A faithful, complete copy of the entries is the sole expected answer.
(Exercise material Opens)
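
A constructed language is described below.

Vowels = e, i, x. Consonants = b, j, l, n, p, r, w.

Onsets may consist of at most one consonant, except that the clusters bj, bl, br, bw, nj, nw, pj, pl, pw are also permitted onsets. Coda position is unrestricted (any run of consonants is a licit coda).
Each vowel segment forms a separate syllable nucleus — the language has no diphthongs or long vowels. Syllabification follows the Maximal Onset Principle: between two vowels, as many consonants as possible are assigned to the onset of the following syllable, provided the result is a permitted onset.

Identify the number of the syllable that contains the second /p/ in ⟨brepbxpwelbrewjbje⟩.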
(Exercise material Closes)
• [Result]
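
A constructed language is described below.

Vowels = e, i, x. Consonants = b, j, l, n, p, r, w.

Onsets may consist of at most one consonant, except that the clusters bj, bl, br, bw, nj, nw, pj, pl, pw are also permitted onsets. Coda position is unrestricted (any run of consonants is a licit coda).
Each vowel segment forms a separate syllable nucleus — the language has no diphthongs or long vowels. Syllabification follows the Maximal Onset Principle: between two vowels, as many consonants as possible are assigned to the onset of the following syllable, provided the result is a permitted onset.

Identify the number of the syllable that contains the second /p/ in ⟨brepbxpwelbrewjbje⟩.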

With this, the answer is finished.